## Work item
Your task is to transcribe, without alteration, the lines from the top of the material below through the line bearing "Vs has a direct", inclusive.

## Supplied entries
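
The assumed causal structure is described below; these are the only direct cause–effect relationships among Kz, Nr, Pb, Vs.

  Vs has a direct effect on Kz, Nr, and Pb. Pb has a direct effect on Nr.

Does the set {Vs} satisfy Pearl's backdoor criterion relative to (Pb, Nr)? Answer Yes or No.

Backdoor paths from Pb to Nr (paths whose first edge points into Pb):
  P1: Pb <- Vs -> Nr
Condition 1 (no descendant of Pb in the set): holds — descendants of Pb are {Nr}; none are in {Vs}.
Condition 2 (every backdoor path blocked by {Vs}):
  P1: blocked at fork node Vs ∈ conditioning set.
{Vs} satisfies the backdoor criterion.

Yes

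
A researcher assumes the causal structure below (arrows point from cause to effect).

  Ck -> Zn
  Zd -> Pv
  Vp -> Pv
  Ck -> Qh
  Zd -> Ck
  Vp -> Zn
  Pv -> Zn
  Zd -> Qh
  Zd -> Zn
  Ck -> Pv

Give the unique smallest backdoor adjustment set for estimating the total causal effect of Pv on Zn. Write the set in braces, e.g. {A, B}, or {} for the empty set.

Variables eligible for adjustment (non-descendants of Pv, excluding Pv and Zn): {Ck, Qh, Vp, Zd}.
Backdoor paths from Pv to Zn:
  P1: Pv <- Zd -> Ck -> Zn
  P2: Pv <- Zd -> Zn
  P3: Pv <- Zd -> Qh <- Ck -> Zn
  P4: Pv <- Vp -> Zn
  P5: Pv <- Ck <- Zd -> Zn
  P6: Pv <- Ck -> Zn
  P7: Pv <- Ck -> Qh <- Zd -> Zn
The empty set is not sufficient: P1 (Pv <- Zd -> Ck -> Zn) has no collider blocking it and no conditioned non-collider, so it is open.
Try {Ck, Vp, Zd}:
  P1: blocked at fork node Zd ∈ conditioning set.
  P2: blocked at fork node Zd ∈ conditioning set.
  P3: blocked at fork node Zd ∈ conditioning set.
  P4: blocked at fork node Vp ∈ conditioning set.
  P5: blocked at chain node Ck ∈ conditioning set.
  P6: blocked at fork node Ck ∈ conditioning set.
  P7: blocked at fork node Ck ∈ conditioning set.
{Ck, Vp, Zd} contains no descendant of Pv and blocks every backdoor path.
Every element of {Ck, Vp, Zd} is needed (dropping Ck leaves P6 open; dropping Vp leaves P4 open; dropping Zd leaves P2 open), so no proper subset is valid.
Among all size-3 subsets of the eligible variables, only {Ck, Vp, Zd} blocks every backdoor path, so it is the unique smallest valid adjustment set.

{Ck, Vp, Zd}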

## Output
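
The assumed causal structure is described below; these are the only direct cause–effect relationships among Kz, Nr, Pb, Vs.

  Vs has a direct effect on Kz, Nr, and Pb. Pb has a direct effect on Nr.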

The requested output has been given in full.